-- Exercise --
Say how many lines of the data below have the word "records" in them. Add nothing else.

(Stored data entries)
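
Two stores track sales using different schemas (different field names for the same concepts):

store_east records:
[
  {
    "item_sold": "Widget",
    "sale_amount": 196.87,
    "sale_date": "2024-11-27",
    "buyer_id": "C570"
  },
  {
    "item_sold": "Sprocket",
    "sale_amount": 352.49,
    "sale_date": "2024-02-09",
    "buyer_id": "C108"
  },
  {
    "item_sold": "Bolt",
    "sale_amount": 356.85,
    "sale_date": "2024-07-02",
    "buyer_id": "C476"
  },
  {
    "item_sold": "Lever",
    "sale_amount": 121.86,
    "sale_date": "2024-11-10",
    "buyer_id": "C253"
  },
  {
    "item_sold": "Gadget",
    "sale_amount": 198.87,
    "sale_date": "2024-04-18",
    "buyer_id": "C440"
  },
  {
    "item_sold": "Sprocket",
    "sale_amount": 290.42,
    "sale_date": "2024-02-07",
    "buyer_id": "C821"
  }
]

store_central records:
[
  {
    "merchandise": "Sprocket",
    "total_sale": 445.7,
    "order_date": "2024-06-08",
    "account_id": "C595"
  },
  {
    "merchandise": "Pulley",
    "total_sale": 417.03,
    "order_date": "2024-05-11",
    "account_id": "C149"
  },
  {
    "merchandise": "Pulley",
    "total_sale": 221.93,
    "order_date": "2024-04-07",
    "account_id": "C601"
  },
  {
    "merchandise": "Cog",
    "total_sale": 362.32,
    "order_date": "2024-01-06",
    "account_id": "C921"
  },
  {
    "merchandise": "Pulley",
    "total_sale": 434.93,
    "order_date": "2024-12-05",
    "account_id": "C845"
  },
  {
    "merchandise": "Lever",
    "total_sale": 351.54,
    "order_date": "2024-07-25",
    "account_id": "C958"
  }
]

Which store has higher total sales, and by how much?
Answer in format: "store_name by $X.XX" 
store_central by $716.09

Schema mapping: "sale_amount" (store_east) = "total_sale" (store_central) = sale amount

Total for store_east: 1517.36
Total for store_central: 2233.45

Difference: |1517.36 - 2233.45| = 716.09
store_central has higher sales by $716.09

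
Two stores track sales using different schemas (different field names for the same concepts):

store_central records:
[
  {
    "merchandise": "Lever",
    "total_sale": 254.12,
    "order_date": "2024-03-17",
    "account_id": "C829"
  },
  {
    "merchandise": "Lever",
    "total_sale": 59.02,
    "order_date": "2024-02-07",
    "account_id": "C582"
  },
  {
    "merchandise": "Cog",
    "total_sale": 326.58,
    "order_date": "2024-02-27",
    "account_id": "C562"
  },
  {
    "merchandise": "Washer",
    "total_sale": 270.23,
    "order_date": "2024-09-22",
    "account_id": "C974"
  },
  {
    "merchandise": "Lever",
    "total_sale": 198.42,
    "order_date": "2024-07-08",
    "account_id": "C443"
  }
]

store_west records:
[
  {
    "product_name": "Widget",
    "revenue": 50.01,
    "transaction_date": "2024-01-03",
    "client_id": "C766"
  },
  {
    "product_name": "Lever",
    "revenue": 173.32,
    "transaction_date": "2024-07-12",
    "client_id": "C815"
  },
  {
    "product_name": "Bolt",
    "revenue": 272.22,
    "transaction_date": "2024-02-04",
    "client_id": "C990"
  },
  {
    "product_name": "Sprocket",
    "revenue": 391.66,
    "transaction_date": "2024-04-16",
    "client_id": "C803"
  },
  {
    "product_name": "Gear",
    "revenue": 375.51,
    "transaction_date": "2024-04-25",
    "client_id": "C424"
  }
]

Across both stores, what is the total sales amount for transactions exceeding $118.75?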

---

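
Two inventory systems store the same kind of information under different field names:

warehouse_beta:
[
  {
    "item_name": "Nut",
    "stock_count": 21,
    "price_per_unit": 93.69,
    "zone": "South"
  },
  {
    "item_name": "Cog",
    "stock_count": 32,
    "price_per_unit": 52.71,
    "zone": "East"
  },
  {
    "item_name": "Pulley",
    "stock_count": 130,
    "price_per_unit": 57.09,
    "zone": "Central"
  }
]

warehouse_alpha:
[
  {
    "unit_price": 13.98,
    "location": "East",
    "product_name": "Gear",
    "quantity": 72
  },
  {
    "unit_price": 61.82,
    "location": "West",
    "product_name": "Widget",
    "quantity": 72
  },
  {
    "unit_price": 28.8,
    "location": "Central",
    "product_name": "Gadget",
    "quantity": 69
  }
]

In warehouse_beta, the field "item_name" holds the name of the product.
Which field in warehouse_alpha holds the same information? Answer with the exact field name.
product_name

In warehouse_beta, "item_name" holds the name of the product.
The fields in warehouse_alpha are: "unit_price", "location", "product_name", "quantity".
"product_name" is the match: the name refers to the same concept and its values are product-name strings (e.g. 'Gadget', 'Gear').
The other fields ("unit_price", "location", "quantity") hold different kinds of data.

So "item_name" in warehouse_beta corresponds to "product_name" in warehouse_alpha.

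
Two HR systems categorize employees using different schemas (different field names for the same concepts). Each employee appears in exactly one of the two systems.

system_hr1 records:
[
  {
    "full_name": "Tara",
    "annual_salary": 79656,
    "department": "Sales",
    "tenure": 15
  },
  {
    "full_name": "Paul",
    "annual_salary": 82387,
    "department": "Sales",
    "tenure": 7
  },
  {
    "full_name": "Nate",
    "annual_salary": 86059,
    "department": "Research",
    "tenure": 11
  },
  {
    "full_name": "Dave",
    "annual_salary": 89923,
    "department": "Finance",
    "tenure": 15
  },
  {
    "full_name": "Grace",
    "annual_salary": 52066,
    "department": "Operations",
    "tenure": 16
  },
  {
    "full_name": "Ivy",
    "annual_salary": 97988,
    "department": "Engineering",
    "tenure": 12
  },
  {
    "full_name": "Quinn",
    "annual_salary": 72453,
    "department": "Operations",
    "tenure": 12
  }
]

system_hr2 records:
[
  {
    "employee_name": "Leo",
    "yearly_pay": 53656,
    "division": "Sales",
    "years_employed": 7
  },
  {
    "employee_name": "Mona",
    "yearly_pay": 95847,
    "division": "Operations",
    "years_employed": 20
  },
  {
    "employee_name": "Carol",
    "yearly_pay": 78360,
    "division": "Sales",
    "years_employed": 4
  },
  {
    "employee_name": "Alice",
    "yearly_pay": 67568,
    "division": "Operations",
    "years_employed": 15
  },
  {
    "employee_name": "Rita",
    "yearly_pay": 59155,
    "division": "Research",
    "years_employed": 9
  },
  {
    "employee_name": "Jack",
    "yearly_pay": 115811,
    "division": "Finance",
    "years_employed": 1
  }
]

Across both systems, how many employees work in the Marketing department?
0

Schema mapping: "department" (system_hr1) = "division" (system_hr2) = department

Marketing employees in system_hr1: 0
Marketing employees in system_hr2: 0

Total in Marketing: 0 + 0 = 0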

-- Written answer --
6